*Assignment*
Only lines with the string "lithophane" matter here; gather them from the material below.
-- Given entries follows --
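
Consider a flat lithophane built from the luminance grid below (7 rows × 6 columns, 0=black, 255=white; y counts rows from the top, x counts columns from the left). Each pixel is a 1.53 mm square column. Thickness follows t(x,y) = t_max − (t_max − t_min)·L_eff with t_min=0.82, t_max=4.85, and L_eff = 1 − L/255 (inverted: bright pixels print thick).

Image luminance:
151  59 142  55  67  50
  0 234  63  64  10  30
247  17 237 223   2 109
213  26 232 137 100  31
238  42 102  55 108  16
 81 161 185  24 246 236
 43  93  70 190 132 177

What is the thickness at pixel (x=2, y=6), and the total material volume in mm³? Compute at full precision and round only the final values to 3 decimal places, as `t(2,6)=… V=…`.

span = t_max - t_min = 4.85 - 0.82 = 4.030
L(2,6) = 70, L_eff = 1 - 70/255 = 0.725490 (inverted)
t(2,6) = 4.85 - 4.030·0.725490 = 1.926
Σt over all 7·6 pixels = 461919/4250 ≈ 108.6868235
V = pitch²·Σt = 1.53²·461919/4250 = 254.425

t(2,6)=1.926 V=254.425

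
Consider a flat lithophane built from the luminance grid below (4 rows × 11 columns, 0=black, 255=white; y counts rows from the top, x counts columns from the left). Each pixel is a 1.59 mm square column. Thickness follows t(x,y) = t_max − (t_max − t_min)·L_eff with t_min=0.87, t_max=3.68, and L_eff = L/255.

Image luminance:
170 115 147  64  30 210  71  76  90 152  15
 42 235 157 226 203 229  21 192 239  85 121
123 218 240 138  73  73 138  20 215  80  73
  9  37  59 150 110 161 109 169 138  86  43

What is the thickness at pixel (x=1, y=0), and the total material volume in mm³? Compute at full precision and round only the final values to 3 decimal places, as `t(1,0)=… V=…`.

t(1,0)=2.413 V=260.250

span = t_max - t_min = 3.68 - 0.87 = 2.810
L(1,0) = 115, L_eff = 115/255 = 0.450980
t(1,0) = 3.68 - 2.810·0.450980 = 2.413
Σt over all 4·11 pixels = 218754/2125 ≈ 102.9430588
V = pitch²·Σt = 1.59²·218754/2125 = 260.250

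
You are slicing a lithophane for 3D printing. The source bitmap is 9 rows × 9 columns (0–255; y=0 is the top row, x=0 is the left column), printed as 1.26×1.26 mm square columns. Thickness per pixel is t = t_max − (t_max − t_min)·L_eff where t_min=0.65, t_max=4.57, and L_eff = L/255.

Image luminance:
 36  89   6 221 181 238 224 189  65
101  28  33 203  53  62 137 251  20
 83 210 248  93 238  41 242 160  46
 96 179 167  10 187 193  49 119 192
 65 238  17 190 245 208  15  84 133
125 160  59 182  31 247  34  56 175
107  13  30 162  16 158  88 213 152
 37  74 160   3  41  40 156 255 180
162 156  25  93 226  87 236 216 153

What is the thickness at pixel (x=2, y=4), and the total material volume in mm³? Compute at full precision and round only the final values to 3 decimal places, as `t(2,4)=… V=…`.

span = t_max - t_min = 4.57 - 0.65 = 3.920
L(2,4) = 17, L_eff = 17/255 = 0.066667
t(2,4) = 4.57 - 3.920·0.066667 = 4.309
Σt over all 9·9 pixels = 5443679/25500 ≈ 213.4776078
V = pitch²·Σt = 1.26²·5443679/25500 = 338.917

t(2,4)=4.309 V=338.917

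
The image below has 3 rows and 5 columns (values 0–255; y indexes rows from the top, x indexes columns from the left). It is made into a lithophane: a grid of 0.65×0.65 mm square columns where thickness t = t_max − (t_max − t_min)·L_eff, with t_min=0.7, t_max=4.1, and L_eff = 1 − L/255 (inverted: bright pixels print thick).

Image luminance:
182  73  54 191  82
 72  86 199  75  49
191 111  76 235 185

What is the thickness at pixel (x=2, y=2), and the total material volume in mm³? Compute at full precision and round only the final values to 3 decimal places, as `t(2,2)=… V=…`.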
-- Given entries concluded --
*Answer to this task*
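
Consider a flat lithophane built from the luminance grid below (7 rows × 6 columns, 0=black, 255=white; y counts rows from the top, x counts columns from the left). Each pixel is a 1.53 mm square column. Thickness follows t(x,y) = t_max − (t_max − t_min)·L_eff with t_min=0.82, t_max=4.85, and L_eff = 1 − L/255 (inverted: bright pixels print thick).
Consider a flat lithophane built from the luminance grid below (4 rows × 11 columns, 0=black, 255=white; y counts rows from the top, x counts columns from the left). Each pixel is a 1.59 mm square column. Thickness follows t(x,y) = t_max − (t_max − t_min)·L_eff with t_min=0.87, t_max=3.68, and L_eff = L/255.
You are slicing a lithophane for 3D printing. The source bitmap is 9 rows × 9 columns (0–255; y=0 is the top row, x=0 is the left column), printed as 1.26×1.26 mm square columns. Thickness per pixel is t = t_max − (t_max − t_min)·L_eff where t_min=0.65, t_max=4.57, and L_eff = L/255.
The image below has 3 rows and 5 columns (values 0–255; y indexes rows from the top, x indexes columns from the left). It is made into a lithophane: a grid of 0.65×0.65 mm square columns where thickness t = t_max − (t_max − t_min)·L_eff, with t_min=0.7, t_max=4.1, and L_eff = 1 − L/255 (inverted: bright pixels print thick).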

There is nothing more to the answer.